Each entry below needs to be retyped exactly as given.

※

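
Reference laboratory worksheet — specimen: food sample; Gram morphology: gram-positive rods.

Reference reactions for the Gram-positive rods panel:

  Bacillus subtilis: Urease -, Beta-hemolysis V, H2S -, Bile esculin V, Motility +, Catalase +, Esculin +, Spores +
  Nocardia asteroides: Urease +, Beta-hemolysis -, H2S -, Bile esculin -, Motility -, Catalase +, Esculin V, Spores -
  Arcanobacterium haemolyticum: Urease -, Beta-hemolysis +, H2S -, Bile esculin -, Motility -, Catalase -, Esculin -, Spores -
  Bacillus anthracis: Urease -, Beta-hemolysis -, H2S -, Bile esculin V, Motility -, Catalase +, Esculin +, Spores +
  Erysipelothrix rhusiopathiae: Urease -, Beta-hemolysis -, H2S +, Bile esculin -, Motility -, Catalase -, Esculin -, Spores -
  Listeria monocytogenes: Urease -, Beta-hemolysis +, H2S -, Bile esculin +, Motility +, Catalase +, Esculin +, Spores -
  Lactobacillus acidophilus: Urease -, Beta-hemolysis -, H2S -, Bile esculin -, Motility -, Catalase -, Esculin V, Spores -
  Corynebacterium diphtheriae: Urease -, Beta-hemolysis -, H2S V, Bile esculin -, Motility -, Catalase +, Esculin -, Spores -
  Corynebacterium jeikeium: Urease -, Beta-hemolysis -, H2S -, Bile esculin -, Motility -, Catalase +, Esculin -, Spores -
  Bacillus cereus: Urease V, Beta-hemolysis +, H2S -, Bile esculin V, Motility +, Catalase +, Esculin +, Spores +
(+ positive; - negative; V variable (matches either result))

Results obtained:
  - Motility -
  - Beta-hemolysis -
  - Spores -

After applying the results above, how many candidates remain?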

※

**Your response**
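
Reference laboratory worksheet — specimen: food sample; Gram morphology: gram-positive rods.

Reference reactions for the Gram-positive rods panel:

  Bacillus subtilis: Urease -, Beta-hemolysis V, H2S -, Bile esculin V, Motility +, Catalase +, Esculin +, Spores +
  Nocardia asteroides: Urease +, Beta-hemolysis -, H2S -, Bile esculin -, Motility -, Catalase +, Esculin V, Spores -
  Arcanobacterium haemolyticum: Urease -, Beta-hemolysis +, H2S -, Bile esculin -, Motility -, Catalase -, Esculin -, Spores -
  Bacillus anthracis: Urease -, Beta-hemolysis -, H2S -, Bile esculin V, Motility -, Catalase +, Esculin +, Spores +
  Erysipelothrix rhusiopathiae: Urease -, Beta-hemolysis -, H2S +, Bile esculin -, Motility -, Catalase -, Esculin -, Spores -
  Listeria monocytogenes: Urease -, Beta-hemolysis +, H2S -, Bile esculin +, Motility +, Catalase +, Esculin +, Spores -
  Lactobacillus acidophilus: Urease -, Beta-hemolysis -, H2S -, Bile esculin -, Motility -, Catalase -, Esculin V, Spores -
  Corynebacterium diphtheriae: Urease -, Beta-hemolysis -, H2S V, Bile esculin -, Motility -, Catalase +, Esculin -, Spores -
  Corynebacterium jeikeium: Urease -, Beta-hemolysis -, H2S -, Bile esculin -, Motility -, Catalase +, Esculin -, Spores -
  Bacillus cereus: Urease V, Beta-hemolysis +, H2S -, Bile esculin V, Motility +, Catalase +, Esculin +, Spores +
(+ positive; - negative; V variable (matches either result))

Results obtained:
  - Motility -
  - Beta-hemolysis -
  - Spores -

After applying the results above, how many candidates remain?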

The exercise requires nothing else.